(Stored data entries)
....................

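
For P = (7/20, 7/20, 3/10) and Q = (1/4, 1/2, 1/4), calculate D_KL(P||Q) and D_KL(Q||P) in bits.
D_KL(P||Q) = 0.0687, D_KL(Q||P) = 0.0702

KL divergence is not symmetric: D_KL(P||Q) ≠ D_KL(Q||P) in general.

D_KL(P||Q) = 0.0687 bits
D_KL(Q||P) = 0.0702 bits

No, they are not equal!

This asymmetry is why KL divergence is not a true distance metric.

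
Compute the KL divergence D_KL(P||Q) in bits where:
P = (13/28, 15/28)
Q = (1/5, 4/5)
0.2542 bits

KL divergence: D_KL(P||Q) = Σ p(x) log(p(x)/q(x))

Computing term by term:
  x=0: 13/28 × log_2[(13/28)/(1/5)] = 13/28 × 1.2150 = 0.5641
  x=1: 15/28 × log_2[(15/28)/(4/5)] = 15/28 × -0.5785 = -0.3099

D_KL(P||Q) = 0.2542 bits

Note: KL divergence is always non-negative and equals 0 iff P = Q.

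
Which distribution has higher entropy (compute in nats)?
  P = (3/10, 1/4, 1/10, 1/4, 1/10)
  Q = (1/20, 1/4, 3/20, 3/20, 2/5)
P

Computing entropies in nats:
H(P) = 1.5149
H(Q) = 1.4320

Distribution P has higher entropy.

Intuition: The distribution closer to uniform (more spread out) has higher entropy.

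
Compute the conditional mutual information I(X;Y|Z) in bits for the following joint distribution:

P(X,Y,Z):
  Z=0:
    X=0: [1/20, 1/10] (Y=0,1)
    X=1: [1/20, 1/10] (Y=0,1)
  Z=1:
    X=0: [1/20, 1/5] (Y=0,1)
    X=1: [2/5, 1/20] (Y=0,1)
0.2513 bits

Conditional mutual information: I(X;Y|Z) = H(X|Z) + H(Y|Z) - H(X,Y|Z)

H(Z) = 0.8813
H(X,Z) = 1.8395 → H(X|Z) = 0.9582
H(Y,Z) = 1.8150 → H(Y|Z) = 0.9337
H(X,Y,Z) = 2.5219 → H(X,Y|Z) = 1.6406

I(X;Y|Z) = 0.9582 + 0.9337 - 1.6406 = 0.2513 bits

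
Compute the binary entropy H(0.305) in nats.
0.6150 nats

The binary entropy function is:
H(p) = -p log(p) - (1-p) log(1-p)

H(0.305) = -0.305 × log_e(0.305) - 0.695 × log_e(0.695)
H(0.305) = 0.6150 nats

Note: Binary entropy is maximized at p=0.5 (H=1 bit) and minimized at p=0 or p=1 (H=0).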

....................

__Task to complete__
All lines from the one with "X=1: [2/5, 1/20] (Y=0,1)" onward to the end of the records above should be repeated exactly, and only those lines.

__Solution below__
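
    X=1: [2/5, 1/20] (Y=0,1)
0.2513 bits

Conditional mutual information: I(X;Y|Z) = H(X|Z) + H(Y|Z) - H(X,Y|Z)

H(Z) = 0.8813
H(X,Z) = 1.8395 → H(X|Z) = 0.9582
H(Y,Z) = 1.8150 → H(Y|Z) = 0.9337
H(X,Y,Z) = 2.5219 → H(X,Y|Z) = 1.6406

I(X;Y|Z) = 0.9582 + 0.9337 - 1.6406 = 0.2513 bits

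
Compute the binary entropy H(0.305) in nats.
0.6150 nats

The binary entropy function is:
H(p) = -p log(p) - (1-p) log(1-p)

H(0.305) = -0.305 × log_e(0.305) - 0.695 × log_e(0.695)
H(0.305) = 0.6150 nats

Note: Binary entropy is maximized at p=0.5 (H=1 bit) and minimized at p=0 or p=1 (H=0).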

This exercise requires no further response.